-- WHAT THE EXERCISE ASKS --
Copy every record below exactly as it stands.

+-------+

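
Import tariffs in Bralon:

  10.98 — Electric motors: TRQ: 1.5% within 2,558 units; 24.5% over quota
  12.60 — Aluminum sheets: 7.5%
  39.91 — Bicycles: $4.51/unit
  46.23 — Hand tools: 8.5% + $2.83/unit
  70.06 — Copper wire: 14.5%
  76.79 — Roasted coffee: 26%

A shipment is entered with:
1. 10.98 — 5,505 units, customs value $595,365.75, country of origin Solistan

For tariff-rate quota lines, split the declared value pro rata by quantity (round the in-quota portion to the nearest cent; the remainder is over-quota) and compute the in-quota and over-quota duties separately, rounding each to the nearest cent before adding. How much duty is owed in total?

$82,235.64

Line 1 (10.98, Solistan, 5,505 units, $595,365.75):
Code 10.98 is under a tariff-rate quota (threshold 2,558 units). In-quota: 2,558 units at 1.5%; over-quota: 2,947 units at 24.5%.
Pro-rata value split: in-quota = $595,365.75 × 2,558/5,505 = $276,647.70; over-quota = $595,365.75 − $276,647.70 = $318,718.05.
In-quota duty = $276,647.70 × 1.5% = $4,149.72. Over-quota duty = $318,718.05 × 24.5% = $78,085.92.
Line duty = $4,149.72 + $78,085.92 = $82,235.64.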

+-------+

-- TASK ANSWER --
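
Import tariffs in Bralon:

  10.98 — Electric motors: TRQ: 1.5% within 2,558 units; 24.5% over quota
  12.60 — Aluminum sheets: 7.5%
  39.91 — Bicycles: $4.51/unit
  46.23 — Hand tools: 8.5% + $2.83/unit
  70.06 — Copper wire: 14.5%
  76.79 — Roasted coffee: 26%

A shipment is entered with:
1. 10.98 — 5,505 units, customs value $595,365.75, country of origin Solistan

For tariff-rate quota lines, split the declared value pro rata by quantity (round the in-quota portion to the nearest cent; the remainder is over-quota) and compute the in-quota and over-quota duties separately, rounding each to the nearest cent before adding. How much duty is owed in total?

$82,235.64

Line 1 (10.98, Solistan, 5,505 units, $595,365.75):
Code 10.98 is under a tariff-rate quota (threshold 2,558 units). In-quota: 2,558 units at 1.5%; over-quota: 2,947 units at 24.5%.
Pro-rata value split: in-quota = $595,365.75 × 2,558/5,505 = $276,647.70; over-quota = $595,365.75 − $276,647.70 = $318,718.05.
In-quota duty = $276,647.70 × 1.5% = $4,149.72. Over-quota duty = $318,718.05 × 24.5% = $78,085.92.
Line duty = $4,149.72 + $78,085.92 = $82,235.64.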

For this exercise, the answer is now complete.